===== The input =====
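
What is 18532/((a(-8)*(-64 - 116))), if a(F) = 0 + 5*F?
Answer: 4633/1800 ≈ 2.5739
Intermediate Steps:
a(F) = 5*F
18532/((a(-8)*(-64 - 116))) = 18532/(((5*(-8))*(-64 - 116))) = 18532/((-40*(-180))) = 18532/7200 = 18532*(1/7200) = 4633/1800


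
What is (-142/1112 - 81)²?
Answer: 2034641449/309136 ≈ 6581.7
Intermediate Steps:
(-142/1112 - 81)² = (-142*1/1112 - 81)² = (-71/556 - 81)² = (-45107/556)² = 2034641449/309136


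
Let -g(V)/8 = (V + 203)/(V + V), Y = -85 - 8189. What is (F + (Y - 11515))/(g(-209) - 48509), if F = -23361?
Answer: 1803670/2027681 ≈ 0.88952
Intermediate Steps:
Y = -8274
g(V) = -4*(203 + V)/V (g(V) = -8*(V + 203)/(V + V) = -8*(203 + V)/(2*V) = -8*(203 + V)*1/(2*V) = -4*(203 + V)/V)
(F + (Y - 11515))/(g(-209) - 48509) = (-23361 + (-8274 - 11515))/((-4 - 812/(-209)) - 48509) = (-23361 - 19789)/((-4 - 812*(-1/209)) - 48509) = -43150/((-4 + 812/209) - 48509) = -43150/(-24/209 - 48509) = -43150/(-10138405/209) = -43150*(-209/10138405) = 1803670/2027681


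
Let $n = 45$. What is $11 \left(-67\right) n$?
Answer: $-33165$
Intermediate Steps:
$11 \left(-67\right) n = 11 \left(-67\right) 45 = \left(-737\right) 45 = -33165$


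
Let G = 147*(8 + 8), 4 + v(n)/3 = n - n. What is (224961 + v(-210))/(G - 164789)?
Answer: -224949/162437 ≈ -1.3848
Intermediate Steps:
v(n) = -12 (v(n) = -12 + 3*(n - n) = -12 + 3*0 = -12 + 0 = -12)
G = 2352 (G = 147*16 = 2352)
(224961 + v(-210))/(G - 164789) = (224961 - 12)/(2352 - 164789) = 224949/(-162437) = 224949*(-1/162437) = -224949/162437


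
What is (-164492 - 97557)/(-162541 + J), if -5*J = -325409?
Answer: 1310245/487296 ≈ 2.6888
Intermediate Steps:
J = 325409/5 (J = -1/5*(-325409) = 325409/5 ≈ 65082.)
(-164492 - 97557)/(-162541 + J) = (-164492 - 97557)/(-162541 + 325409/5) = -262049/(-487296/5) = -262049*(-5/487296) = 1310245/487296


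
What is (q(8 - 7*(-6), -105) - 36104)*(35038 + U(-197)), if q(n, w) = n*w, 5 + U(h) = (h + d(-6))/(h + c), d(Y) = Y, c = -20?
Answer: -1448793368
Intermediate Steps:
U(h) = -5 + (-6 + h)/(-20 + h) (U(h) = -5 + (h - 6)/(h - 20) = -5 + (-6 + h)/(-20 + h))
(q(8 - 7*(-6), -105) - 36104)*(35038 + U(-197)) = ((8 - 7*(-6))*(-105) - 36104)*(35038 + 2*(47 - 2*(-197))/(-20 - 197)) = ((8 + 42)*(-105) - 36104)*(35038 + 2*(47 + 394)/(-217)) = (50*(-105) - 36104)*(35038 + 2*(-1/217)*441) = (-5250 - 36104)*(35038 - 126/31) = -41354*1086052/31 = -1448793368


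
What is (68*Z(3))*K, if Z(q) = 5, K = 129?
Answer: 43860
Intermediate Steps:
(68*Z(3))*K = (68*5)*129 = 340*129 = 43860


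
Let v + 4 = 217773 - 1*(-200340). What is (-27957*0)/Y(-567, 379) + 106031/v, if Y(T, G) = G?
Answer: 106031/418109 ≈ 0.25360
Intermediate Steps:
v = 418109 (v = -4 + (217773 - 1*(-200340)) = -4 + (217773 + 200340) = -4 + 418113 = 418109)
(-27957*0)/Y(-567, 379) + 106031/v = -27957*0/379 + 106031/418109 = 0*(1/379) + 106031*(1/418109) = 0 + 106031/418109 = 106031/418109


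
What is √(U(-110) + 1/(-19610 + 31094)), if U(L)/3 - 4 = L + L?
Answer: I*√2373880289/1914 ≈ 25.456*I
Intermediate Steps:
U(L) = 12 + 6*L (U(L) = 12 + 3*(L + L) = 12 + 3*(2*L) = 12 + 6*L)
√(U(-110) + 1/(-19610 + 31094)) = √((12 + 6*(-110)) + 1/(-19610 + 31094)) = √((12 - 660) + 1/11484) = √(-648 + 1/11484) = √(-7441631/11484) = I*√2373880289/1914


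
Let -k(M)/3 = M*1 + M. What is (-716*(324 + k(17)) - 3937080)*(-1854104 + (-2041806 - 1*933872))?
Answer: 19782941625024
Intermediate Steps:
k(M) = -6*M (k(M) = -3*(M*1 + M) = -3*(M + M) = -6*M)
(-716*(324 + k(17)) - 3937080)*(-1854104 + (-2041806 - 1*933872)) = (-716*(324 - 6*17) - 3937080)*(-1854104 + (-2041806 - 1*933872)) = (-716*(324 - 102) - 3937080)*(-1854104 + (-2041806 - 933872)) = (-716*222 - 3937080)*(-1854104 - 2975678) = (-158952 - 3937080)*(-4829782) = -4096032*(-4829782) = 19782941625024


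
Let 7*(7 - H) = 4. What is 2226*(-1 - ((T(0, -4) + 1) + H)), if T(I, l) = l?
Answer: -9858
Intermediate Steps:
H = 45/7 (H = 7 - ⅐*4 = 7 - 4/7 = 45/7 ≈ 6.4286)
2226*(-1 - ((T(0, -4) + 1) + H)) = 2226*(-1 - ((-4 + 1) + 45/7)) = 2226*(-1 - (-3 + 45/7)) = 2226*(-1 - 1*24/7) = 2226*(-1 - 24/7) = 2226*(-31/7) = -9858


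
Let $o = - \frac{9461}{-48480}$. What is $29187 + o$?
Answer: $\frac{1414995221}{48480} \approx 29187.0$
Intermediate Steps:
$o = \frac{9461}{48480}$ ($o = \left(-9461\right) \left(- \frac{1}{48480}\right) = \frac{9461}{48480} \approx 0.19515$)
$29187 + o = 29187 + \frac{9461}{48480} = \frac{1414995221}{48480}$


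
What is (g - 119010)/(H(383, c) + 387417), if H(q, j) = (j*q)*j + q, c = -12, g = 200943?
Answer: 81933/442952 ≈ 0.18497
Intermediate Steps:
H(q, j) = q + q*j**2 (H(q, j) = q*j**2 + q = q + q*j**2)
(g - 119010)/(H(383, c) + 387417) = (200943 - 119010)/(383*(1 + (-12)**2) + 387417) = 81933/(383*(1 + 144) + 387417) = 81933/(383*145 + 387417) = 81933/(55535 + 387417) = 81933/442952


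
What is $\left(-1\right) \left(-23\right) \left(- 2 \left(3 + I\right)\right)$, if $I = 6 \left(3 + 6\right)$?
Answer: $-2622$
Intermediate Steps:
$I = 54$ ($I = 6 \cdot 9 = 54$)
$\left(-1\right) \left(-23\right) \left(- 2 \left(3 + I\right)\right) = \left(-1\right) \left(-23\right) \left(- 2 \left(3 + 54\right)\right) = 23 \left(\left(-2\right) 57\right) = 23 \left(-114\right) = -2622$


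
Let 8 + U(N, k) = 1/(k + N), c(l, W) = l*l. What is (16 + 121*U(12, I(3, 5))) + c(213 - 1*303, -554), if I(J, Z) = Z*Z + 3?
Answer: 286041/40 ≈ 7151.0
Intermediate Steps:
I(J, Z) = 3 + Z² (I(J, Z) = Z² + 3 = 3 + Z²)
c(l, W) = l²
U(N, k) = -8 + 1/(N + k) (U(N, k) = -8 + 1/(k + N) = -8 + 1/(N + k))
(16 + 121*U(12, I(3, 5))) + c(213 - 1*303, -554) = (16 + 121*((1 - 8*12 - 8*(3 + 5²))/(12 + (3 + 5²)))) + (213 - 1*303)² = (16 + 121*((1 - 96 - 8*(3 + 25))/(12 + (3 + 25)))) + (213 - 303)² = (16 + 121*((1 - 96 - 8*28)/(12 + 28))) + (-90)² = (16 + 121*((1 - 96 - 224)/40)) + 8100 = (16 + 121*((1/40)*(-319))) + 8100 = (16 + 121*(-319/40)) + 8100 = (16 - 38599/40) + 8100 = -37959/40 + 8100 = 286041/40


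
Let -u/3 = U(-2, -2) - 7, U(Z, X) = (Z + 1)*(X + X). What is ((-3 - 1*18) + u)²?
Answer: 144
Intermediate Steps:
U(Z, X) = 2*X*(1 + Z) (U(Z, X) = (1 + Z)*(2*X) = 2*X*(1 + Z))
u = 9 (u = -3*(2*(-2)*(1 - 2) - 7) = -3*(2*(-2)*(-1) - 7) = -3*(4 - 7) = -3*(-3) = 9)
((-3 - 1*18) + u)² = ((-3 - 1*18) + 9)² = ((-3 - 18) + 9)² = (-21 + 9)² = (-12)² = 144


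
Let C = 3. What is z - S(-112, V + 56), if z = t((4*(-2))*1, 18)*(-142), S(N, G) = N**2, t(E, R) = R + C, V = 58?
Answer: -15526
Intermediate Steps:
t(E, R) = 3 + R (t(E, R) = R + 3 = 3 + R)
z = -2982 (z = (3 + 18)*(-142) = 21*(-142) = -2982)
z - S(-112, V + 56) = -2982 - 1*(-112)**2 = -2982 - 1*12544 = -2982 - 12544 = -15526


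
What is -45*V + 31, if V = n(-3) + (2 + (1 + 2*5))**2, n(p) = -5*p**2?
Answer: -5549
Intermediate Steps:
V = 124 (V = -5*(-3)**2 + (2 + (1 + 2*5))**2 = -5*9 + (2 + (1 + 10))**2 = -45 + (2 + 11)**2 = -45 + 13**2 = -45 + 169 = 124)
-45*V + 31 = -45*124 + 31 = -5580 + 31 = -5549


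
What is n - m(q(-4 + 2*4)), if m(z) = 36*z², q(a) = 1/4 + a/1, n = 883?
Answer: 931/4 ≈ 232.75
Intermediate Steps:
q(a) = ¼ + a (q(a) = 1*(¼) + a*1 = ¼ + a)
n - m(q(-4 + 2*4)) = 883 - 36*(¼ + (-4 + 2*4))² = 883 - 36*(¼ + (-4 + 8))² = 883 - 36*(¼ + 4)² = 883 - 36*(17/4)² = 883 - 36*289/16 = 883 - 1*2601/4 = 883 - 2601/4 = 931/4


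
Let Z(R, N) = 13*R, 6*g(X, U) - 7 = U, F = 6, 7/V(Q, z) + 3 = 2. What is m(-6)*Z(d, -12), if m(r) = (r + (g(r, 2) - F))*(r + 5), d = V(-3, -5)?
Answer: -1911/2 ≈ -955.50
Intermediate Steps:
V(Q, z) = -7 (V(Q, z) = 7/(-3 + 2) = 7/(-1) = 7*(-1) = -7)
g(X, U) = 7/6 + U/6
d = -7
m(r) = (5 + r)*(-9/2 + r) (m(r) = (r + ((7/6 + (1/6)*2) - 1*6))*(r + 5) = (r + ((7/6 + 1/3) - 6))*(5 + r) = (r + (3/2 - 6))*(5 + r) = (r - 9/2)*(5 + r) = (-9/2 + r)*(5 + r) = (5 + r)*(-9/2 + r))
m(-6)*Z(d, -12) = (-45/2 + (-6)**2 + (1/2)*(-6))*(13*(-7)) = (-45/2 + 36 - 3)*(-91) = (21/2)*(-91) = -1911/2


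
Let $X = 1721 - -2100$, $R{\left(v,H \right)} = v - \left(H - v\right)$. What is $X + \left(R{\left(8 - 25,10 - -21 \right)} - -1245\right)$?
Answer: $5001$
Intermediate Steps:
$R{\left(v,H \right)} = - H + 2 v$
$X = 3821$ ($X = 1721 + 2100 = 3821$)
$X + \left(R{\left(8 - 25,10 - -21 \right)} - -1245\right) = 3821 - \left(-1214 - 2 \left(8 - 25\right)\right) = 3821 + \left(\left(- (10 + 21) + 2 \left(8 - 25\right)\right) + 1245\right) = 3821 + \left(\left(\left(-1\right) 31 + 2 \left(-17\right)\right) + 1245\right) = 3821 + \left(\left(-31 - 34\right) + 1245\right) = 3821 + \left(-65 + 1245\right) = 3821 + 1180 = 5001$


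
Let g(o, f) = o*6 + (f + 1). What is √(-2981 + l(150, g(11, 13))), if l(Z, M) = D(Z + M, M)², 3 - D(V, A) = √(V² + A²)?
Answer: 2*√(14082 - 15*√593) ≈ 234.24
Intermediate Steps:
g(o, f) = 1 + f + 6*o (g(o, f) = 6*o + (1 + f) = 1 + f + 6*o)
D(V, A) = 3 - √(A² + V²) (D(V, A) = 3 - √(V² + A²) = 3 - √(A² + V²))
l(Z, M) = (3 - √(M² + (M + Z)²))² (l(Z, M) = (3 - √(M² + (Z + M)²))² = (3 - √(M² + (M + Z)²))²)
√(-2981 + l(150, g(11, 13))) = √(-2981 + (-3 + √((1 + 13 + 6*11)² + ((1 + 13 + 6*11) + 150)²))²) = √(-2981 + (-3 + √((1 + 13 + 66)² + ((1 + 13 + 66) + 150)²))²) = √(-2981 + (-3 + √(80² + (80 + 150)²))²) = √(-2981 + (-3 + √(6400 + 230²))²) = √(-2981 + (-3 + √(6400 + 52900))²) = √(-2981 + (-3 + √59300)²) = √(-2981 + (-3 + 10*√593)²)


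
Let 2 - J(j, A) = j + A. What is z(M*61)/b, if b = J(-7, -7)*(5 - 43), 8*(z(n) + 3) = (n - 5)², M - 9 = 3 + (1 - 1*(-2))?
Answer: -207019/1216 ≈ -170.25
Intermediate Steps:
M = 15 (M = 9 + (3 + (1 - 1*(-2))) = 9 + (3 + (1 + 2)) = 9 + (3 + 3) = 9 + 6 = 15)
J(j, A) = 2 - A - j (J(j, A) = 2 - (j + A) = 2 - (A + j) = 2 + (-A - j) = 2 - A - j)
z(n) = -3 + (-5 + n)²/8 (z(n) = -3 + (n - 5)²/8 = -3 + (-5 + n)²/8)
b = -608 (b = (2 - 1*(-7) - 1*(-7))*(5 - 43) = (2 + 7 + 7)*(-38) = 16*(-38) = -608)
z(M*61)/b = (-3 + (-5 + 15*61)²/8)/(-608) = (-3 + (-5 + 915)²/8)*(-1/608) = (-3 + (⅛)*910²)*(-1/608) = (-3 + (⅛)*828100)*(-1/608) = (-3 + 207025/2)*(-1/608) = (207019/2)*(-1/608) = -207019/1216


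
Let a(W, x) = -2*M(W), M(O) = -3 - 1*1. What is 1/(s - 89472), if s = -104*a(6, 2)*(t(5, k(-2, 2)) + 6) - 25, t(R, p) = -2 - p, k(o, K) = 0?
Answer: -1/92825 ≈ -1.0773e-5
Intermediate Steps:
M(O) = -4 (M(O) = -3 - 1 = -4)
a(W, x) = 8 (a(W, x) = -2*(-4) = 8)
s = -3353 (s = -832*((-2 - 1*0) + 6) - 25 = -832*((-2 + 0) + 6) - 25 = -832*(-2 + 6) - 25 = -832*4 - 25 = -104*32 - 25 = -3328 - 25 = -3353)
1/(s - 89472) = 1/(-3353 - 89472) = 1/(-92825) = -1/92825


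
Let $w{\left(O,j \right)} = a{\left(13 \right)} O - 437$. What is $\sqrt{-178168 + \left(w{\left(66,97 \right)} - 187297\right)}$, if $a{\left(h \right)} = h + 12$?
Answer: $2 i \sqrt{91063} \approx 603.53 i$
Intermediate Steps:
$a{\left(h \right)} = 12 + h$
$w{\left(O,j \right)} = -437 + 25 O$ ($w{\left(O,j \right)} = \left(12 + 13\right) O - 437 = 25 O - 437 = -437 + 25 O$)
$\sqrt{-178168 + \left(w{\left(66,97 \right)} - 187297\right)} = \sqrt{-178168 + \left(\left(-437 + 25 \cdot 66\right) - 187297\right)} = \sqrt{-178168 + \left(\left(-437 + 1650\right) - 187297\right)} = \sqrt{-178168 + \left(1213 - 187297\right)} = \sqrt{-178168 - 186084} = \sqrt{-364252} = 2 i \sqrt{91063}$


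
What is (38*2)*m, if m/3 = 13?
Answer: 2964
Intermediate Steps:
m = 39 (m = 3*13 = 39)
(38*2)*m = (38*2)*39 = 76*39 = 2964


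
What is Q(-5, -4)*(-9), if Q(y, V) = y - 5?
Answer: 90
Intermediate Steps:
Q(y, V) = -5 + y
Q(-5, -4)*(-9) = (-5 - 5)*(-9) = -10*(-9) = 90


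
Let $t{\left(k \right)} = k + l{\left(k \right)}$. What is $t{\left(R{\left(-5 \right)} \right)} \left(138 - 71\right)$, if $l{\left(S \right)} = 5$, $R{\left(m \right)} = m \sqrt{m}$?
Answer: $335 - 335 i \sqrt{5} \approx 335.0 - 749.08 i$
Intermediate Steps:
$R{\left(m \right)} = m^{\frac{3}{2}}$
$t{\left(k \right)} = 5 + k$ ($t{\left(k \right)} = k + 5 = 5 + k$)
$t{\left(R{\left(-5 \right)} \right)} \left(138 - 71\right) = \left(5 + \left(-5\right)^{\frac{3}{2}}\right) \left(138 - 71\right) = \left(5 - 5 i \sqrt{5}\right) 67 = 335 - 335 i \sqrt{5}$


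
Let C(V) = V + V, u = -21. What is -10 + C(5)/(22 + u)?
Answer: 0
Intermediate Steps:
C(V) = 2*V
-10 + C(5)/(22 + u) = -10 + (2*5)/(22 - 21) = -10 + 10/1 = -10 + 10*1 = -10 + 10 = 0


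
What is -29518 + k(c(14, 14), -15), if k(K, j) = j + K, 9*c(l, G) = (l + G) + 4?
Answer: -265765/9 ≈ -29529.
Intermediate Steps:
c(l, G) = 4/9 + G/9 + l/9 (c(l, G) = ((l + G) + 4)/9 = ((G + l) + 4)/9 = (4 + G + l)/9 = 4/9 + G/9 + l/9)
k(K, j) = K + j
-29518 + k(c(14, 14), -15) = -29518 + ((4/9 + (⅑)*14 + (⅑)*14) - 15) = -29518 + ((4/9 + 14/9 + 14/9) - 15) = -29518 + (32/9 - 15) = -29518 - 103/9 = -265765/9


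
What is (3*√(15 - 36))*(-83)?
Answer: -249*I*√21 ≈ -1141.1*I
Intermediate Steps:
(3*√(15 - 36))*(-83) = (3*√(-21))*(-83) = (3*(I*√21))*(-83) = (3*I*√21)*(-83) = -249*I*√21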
=====
[Try it]
Using the data above, restate word for word the lines from its opening line through the line that contains "Answer: 1310245/487296 ≈ 2.6888", and no more.

[Answer box]
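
What is 18532/((a(-8)*(-64 - 116))), if a(F) = 0 + 5*F?
Answer: 4633/1800 ≈ 2.5739
Intermediate Steps:
a(F) = 5*F
18532/((a(-8)*(-64 - 116))) = 18532/(((5*(-8))*(-64 - 116))) = 18532/((-40*(-180))) = 18532/7200 = 18532*(1/7200) = 4633/1800


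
What is (-142/1112 - 81)²?
Answer: 2034641449/309136 ≈ 6581.7
Intermediate Steps:
(-142/1112 - 81)² = (-142*1/1112 - 81)² = (-71/556 - 81)² = (-45107/556)² = 2034641449/309136


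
Let -g(V)/8 = (V + 203)/(V + V), Y = -85 - 8189. What is (F + (Y - 11515))/(g(-209) - 48509), if F = -23361?
Answer: 1803670/2027681 ≈ 0.88952
Intermediate Steps:
Y = -8274
g(V) = -4*(203 + V)/V (g(V) = -8*(V + 203)/(V + V) = -8*(203 + V)/(2*V) = -8*(203 + V)*1/(2*V) = -4*(203 + V)/V)
(F + (Y - 11515))/(g(-209) - 48509) = (-23361 + (-8274 - 11515))/((-4 - 812/(-209)) - 48509) = (-23361 - 19789)/((-4 - 812*(-1/209)) - 48509) = -43150/((-4 + 812/209) - 48509) = -43150/(-24/209 - 48509) = -43150/(-10138405/209) = -43150*(-209/10138405) = 1803670/2027681


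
Let $n = 45$. What is $11 \left(-67\right) n$?
Answer: $-33165$
Intermediate Steps:
$11 \left(-67\right) n = 11 \left(-67\right) 45 = \left(-737\right) 45 = -33165$


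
Let G = 147*(8 + 8), 4 + v(n)/3 = n - n. What is (224961 + v(-210))/(G - 164789)?
Answer: -224949/162437 ≈ -1.3848
Intermediate Steps:
v(n) = -12 (v(n) = -12 + 3*(n - n) = -12 + 3*0 = -12 + 0 = -12)
G = 2352 (G = 147*16 = 2352)
(224961 + v(-210))/(G - 164789) = (224961 - 12)/(2352 - 164789) = 224949/(-162437) = 224949*(-1/162437) = -224949/162437


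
What is (-164492 - 97557)/(-162541 + J), if -5*J = -325409?
Answer: 1310245/487296 ≈ 2.6888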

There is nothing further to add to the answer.